To do: Return only what lies between the first line of the entries and the line containing "List (a -> b) ~ ((a -> b) -> List b)", both lines included.

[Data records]
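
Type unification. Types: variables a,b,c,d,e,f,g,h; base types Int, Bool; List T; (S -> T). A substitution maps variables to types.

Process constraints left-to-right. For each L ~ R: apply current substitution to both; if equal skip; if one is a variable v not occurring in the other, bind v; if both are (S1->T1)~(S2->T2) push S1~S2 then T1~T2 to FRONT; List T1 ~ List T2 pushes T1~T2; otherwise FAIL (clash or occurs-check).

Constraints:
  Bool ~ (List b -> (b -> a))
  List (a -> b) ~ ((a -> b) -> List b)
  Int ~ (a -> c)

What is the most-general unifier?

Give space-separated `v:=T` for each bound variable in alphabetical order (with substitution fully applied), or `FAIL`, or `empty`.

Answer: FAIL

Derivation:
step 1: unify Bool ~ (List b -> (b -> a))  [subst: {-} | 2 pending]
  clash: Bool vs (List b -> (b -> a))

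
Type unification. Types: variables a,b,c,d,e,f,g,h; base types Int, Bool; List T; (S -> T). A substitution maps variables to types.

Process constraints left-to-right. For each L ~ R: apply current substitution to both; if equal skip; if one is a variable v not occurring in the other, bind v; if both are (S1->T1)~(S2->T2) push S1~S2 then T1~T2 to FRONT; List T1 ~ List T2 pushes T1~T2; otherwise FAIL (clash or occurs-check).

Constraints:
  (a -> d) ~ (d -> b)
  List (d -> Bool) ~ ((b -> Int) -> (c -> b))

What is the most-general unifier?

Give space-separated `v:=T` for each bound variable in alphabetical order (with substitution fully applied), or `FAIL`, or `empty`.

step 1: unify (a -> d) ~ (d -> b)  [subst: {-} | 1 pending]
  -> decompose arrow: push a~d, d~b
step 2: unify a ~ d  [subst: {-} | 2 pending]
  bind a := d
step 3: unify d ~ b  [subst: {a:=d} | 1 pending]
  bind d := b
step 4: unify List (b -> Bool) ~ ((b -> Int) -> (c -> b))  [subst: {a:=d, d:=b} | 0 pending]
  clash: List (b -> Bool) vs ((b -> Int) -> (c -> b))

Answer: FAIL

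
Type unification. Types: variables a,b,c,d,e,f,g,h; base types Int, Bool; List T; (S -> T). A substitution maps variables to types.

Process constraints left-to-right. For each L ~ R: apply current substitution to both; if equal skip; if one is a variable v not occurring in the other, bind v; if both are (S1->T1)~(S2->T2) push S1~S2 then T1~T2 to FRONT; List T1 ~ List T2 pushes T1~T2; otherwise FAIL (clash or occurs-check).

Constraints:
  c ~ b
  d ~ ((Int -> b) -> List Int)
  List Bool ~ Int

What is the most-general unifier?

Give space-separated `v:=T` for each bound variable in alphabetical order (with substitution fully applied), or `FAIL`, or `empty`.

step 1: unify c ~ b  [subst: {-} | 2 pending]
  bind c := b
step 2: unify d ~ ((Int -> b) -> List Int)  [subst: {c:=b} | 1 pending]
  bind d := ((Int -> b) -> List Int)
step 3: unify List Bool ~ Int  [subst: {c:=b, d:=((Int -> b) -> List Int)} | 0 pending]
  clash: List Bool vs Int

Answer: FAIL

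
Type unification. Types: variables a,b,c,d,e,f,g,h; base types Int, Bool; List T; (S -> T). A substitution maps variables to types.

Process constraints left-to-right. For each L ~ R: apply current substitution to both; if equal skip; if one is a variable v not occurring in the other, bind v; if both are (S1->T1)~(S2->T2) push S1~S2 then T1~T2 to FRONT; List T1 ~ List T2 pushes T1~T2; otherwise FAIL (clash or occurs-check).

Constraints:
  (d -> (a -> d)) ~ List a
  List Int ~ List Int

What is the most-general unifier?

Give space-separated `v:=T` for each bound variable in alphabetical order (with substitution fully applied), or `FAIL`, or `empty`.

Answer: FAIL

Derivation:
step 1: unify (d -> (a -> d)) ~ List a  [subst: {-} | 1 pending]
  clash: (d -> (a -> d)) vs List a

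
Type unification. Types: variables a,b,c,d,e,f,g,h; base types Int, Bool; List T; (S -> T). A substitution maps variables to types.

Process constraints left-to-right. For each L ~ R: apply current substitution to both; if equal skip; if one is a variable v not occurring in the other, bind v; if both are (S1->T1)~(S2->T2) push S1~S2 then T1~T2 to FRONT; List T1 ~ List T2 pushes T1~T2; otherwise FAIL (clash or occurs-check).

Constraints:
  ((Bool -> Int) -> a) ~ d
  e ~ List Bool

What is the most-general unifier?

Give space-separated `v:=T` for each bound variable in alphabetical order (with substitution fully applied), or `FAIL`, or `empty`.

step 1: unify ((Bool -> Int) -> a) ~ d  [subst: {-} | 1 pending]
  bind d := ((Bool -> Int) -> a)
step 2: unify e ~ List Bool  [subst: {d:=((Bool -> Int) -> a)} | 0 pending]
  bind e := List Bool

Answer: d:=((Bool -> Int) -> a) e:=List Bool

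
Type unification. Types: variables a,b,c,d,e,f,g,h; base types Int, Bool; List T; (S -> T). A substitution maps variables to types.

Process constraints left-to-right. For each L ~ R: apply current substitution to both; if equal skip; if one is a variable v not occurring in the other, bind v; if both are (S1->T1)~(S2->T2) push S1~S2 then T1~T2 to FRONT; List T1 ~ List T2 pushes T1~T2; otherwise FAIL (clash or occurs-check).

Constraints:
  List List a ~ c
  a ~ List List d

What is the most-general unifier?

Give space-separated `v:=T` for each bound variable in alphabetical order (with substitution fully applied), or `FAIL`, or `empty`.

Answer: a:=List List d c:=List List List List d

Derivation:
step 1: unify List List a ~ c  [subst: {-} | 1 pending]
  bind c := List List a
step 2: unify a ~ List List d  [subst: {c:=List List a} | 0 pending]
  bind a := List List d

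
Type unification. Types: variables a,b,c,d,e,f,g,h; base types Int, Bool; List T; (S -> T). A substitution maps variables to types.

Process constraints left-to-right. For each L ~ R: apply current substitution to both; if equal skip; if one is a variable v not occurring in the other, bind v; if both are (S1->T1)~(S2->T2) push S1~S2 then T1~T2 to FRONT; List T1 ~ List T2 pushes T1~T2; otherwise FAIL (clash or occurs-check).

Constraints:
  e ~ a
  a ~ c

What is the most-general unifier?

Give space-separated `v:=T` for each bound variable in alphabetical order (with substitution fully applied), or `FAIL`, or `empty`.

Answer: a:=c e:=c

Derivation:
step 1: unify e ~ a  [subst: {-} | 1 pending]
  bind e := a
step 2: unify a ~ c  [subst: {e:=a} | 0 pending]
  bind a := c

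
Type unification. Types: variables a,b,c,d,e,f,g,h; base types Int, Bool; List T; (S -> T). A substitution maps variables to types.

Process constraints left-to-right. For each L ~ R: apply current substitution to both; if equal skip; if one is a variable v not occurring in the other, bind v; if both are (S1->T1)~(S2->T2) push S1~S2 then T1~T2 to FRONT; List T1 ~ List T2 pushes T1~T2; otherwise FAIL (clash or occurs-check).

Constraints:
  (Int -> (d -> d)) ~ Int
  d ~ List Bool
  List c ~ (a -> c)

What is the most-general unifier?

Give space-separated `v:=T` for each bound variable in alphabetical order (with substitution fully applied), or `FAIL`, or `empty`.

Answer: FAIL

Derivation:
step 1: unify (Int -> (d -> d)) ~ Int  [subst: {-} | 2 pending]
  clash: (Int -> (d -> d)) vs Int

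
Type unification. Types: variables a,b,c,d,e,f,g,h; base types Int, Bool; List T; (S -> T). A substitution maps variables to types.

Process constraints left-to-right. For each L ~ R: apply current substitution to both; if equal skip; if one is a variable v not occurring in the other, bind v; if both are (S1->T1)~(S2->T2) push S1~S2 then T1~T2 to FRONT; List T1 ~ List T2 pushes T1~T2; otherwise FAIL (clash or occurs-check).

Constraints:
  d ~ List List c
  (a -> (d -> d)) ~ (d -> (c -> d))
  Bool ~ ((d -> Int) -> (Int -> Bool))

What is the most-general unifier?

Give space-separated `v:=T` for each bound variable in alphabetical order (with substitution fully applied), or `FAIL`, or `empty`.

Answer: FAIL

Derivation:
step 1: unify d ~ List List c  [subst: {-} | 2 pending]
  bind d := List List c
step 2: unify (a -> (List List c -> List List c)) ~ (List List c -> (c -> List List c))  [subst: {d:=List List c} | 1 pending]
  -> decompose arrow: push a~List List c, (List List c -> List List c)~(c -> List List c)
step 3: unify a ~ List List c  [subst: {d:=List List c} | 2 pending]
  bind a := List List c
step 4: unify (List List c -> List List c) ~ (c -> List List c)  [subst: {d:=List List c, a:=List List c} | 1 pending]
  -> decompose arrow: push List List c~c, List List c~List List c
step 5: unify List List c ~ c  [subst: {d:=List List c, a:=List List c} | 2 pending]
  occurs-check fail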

Result of this exercise:
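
Type unification. Types: variables a,b,c,d,e,f,g,h; base types Int, Bool; List T; (S -> T). A substitution maps variables to types.

Process constraints left-to-right. For each L ~ R: apply current substitution to both; if equal skip; if one is a variable v not occurring in the other, bind v; if both are (S1->T1)~(S2->T2) push S1~S2 then T1~T2 to FRONT; List T1 ~ List T2 pushes T1~T2; otherwise FAIL (clash or occurs-check).

Constraints:
  Bool ~ (List b -> (b -> a))
  List (a -> b) ~ ((a -> b) -> List b)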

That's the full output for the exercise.